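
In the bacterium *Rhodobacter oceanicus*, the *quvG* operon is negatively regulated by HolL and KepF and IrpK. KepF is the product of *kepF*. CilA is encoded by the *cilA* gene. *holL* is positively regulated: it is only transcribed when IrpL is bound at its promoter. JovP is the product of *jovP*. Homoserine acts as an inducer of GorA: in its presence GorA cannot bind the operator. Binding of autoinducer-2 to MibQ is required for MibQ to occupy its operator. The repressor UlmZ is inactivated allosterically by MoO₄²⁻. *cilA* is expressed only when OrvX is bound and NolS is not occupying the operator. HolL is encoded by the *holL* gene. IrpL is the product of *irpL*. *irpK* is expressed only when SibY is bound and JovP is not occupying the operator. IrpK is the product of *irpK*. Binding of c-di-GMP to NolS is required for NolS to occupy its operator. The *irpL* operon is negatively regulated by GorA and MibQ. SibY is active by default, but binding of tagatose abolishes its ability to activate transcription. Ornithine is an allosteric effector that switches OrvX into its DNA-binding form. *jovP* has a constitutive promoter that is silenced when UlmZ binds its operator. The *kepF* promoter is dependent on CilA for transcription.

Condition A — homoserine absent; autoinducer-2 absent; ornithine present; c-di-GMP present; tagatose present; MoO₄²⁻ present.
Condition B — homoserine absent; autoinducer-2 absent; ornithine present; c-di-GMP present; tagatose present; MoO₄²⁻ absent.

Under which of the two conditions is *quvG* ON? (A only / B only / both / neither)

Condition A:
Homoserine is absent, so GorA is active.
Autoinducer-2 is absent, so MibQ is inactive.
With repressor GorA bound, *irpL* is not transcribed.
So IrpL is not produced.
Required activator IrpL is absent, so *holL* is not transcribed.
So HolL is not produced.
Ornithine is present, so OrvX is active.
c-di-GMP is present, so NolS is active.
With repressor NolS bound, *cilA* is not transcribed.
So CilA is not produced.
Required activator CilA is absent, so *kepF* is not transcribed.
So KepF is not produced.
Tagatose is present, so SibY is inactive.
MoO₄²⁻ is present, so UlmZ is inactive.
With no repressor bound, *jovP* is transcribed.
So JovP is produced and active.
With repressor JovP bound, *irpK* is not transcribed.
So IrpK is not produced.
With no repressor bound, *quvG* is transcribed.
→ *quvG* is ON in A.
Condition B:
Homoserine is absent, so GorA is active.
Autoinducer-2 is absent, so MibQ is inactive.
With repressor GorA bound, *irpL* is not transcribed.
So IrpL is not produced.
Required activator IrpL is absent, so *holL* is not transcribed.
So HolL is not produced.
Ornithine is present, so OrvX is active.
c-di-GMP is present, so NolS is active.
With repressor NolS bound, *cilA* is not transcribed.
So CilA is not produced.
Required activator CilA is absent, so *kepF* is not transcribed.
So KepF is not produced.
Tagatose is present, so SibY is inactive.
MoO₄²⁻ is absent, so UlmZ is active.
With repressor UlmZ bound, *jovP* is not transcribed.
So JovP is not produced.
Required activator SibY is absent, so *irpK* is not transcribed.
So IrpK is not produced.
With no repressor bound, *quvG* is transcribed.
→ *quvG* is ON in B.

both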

========================

◆ **Exercise requirements**:
Restate exactly, and only, every line from the one that contains "Under which of" through the last line of the records.

◆ **Answer to this problem**:
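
Under which of the two conditions is *quvG* ON? (A only / B only / both / neither)

Condition A:
Homoserine is absent, so GorA is active.
Autoinducer-2 is absent, so MibQ is inactive.
With repressor GorA bound, *irpL* is not transcribed.
So IrpL is not produced.
Required activator IrpL is absent, so *holL* is not transcribed.
So HolL is not produced.
Ornithine is present, so OrvX is active.
c-di-GMP is present, so NolS is active.
With repressor NolS bound, *cilA* is not transcribed.
So CilA is not produced.
Required activator CilA is absent, so *kepF* is not transcribed.
So KepF is not produced.
Tagatose is present, so SibY is inactive.
MoO₄²⁻ is present, so UlmZ is inactive.
With no repressor bound, *jovP* is transcribed.
So JovP is produced and active.
With repressor JovP bound, *irpK* is not transcribed.
So IrpK is not produced.
With no repressor bound, *quvG* is transcribed.
→ *quvG* is ON in A.
Condition B:
Homoserine is absent, so GorA is active.
Autoinducer-2 is absent, so MibQ is inactive.
With repressor GorA bound, *irpL* is not transcribed.
So IrpL is not produced.
Required activator IrpL is absent, so *holL* is not transcribed.
So HolL is not produced.
Ornithine is present, so OrvX is active.
c-di-GMP is present, so NolS is active.
With repressor NolS bound, *cilA* is not transcribed.
So CilA is not produced.
Required activator CilA is absent, so *kepF* is not transcribed.
So KepF is not produced.
Tagatose is present, so SibY is inactive.
MoO₄²⁻ is absent, so UlmZ is active.
With repressor UlmZ bound, *jovP* is not transcribed.
So JovP is not produced.
Required activator SibY is absent, so *irpK* is not transcribed.
So IrpK is not produced.
With no repressor bound, *quvG* is transcribed.
→ *quvG* is ON in B.

both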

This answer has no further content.